All of the records below need to be copied exactly.

══ EXERCISE MATERIALS ══

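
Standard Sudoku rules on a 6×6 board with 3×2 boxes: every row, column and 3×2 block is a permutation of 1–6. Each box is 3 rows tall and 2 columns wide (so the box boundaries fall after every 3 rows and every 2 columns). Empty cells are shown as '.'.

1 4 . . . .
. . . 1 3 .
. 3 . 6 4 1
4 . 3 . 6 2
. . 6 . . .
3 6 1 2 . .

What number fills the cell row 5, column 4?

4

row 4, column 4 = 5 (sole candidate).
row 5, column 4 = 4: row 5 has {6}; col 4 has {1,2,5,6}; box has {1,2,3,5,6} → only 4 remains.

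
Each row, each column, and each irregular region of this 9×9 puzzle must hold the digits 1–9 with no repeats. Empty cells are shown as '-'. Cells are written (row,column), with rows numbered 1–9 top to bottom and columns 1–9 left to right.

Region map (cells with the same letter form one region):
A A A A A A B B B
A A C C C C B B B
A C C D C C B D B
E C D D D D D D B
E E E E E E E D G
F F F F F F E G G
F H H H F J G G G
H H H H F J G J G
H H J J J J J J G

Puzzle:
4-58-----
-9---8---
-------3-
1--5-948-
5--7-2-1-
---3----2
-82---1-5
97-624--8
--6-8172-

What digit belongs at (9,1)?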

═══

| ANSWER SECTION |
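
Standard Sudoku rules on a 6×6 board with 3×2 boxes: every row, column and 3×2 block is a permutation of 1–6. Each box is 3 rows tall and 2 columns wide (so the box boundaries fall after every 3 rows and every 2 columns). Empty cells are shown as '.'.

1 4 . . . .
. . . 1 3 .
. 3 . 6 4 1
4 . 3 . 6 2
. . 6 . . .
3 6 1 2 . .

What number fills the cell row 5, column 4?

4

row 4, column 4 = 5 (sole candidate).
row 5, column 4 = 4: row 5 has {6}; col 4 has {1,2,5,6}; box has {1,2,3,5,6} → only 4 remains.

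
Each row, each column, and each irregular region of this 9×9 puzzle must hold the digits 1–9 with no repeats. Empty cells are shown as '-'. Cells are written (row,column), with rows numbered 1–9 top to bottom and columns 1–9 left to right.

Region map (cells with the same letter form one region):
A A A A A A B B B
A A C C C C B B B
A C C D C C B D B
E C D D D D D D B
E E E E E E E D G
F F F F F F E G G
F H H H F J G G G
H H H H F J G J G
H H J J J J J J G

Puzzle:
4-58-----
-9---8---
-------3-
1--5-948-
5--7-2-1-
---3----2
-82---1-5
97-624--8
--6-8172-

What digit belongs at (9,1)?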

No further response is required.